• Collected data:
⟨
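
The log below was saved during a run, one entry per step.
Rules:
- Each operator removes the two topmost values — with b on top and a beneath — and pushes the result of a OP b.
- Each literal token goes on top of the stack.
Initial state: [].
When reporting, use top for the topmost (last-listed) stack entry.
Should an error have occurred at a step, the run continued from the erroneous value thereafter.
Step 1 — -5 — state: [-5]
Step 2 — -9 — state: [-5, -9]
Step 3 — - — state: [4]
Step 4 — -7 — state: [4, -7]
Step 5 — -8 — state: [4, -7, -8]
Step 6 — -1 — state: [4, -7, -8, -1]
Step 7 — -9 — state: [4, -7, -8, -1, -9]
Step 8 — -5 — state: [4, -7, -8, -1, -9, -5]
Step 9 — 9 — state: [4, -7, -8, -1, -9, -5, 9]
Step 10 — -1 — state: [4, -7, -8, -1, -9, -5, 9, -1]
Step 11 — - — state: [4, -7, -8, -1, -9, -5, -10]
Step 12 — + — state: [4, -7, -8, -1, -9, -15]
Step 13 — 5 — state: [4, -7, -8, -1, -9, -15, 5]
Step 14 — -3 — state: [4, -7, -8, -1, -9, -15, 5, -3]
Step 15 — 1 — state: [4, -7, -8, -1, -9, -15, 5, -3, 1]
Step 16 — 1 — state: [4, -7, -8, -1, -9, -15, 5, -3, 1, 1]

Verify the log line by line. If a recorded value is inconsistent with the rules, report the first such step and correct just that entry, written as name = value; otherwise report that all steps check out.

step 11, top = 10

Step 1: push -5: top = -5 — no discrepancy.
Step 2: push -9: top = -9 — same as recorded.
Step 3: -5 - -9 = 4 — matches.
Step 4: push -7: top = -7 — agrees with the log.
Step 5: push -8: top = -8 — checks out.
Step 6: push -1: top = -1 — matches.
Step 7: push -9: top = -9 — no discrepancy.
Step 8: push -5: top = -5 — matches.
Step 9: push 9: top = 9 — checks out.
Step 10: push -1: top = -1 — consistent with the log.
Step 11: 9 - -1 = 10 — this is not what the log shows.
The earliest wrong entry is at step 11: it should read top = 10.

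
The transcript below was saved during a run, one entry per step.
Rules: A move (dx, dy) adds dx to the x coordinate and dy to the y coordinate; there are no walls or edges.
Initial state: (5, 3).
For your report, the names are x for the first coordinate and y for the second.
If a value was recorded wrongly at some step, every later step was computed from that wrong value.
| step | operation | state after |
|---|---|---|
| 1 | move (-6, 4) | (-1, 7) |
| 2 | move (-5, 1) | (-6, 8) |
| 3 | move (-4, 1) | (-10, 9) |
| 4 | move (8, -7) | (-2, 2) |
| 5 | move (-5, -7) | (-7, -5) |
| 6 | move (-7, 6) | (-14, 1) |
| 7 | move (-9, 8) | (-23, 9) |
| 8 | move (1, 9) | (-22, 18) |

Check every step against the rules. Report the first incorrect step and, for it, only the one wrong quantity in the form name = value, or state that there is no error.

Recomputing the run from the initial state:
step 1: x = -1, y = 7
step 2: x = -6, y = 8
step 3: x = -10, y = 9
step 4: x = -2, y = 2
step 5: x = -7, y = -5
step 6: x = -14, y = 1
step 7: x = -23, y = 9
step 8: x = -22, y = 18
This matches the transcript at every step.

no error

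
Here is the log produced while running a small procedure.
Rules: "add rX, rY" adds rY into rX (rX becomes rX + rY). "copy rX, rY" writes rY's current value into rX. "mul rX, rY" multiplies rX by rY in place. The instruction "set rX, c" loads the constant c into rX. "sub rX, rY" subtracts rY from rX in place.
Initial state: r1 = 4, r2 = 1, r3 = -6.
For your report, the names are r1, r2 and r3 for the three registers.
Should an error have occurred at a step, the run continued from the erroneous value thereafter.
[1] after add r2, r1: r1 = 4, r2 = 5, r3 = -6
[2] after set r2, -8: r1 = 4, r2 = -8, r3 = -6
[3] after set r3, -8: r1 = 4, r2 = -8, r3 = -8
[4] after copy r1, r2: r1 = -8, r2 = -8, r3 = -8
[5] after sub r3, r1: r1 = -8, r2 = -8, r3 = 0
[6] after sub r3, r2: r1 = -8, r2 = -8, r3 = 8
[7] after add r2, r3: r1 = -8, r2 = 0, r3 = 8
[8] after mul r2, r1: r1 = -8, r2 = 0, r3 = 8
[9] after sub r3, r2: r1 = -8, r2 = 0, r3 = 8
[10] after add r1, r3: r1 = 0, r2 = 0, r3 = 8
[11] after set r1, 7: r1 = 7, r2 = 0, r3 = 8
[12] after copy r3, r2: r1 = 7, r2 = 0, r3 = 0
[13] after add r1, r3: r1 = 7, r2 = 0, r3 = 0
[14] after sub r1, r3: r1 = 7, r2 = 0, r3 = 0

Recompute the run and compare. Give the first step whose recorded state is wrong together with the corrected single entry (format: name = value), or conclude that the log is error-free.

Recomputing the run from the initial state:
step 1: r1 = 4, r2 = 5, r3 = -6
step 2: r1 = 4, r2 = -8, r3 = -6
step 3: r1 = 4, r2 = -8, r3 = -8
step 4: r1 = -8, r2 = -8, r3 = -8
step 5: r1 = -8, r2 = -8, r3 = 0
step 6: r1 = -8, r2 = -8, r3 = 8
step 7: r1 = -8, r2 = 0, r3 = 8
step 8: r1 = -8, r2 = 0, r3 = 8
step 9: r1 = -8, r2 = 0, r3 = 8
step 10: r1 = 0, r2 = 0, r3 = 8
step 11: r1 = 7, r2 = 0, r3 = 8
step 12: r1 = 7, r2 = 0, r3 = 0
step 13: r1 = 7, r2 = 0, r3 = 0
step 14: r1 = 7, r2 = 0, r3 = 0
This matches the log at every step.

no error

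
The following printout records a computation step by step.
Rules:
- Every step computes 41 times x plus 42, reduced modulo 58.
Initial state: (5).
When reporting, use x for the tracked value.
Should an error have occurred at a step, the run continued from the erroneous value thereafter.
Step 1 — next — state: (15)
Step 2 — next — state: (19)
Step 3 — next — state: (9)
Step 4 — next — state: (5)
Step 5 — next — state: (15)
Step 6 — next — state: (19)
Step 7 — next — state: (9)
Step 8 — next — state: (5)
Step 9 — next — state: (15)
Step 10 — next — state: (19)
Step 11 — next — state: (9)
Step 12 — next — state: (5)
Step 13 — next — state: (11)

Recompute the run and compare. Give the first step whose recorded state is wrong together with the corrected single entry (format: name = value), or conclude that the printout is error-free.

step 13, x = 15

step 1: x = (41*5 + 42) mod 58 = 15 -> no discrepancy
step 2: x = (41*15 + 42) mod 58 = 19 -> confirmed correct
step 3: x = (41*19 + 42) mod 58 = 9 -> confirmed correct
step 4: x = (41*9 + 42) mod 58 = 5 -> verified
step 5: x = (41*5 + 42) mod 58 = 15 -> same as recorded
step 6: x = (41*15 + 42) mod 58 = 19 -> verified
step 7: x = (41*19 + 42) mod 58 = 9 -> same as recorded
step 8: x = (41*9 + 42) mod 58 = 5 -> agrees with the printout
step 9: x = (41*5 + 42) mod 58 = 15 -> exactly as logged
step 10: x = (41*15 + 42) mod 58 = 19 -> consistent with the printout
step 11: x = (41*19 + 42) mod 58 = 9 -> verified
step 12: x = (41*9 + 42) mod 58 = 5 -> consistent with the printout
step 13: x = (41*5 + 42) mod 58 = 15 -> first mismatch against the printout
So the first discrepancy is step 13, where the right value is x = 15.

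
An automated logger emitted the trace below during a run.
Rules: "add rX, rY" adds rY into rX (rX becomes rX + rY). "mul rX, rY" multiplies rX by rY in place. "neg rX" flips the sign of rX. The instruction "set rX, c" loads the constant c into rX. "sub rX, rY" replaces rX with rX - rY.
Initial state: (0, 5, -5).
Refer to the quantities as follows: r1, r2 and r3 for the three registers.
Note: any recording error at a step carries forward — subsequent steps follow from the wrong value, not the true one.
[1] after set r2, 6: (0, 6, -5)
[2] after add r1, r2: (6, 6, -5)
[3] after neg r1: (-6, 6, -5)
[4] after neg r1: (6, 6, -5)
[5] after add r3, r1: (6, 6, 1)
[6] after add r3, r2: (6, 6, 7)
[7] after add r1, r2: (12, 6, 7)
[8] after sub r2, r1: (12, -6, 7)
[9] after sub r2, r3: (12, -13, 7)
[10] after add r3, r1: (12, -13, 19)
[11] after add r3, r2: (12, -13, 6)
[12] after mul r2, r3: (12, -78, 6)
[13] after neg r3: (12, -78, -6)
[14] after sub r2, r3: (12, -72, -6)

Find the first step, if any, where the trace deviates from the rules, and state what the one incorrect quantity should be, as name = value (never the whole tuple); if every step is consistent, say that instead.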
⟩
• Work item:
Where does the word "reporting" occur in the data? Copy every line that has it.

• Result of the exercise:
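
When reporting, use top for the topmost (last-listed) stack entry.
When reporting, use x for the tracked value.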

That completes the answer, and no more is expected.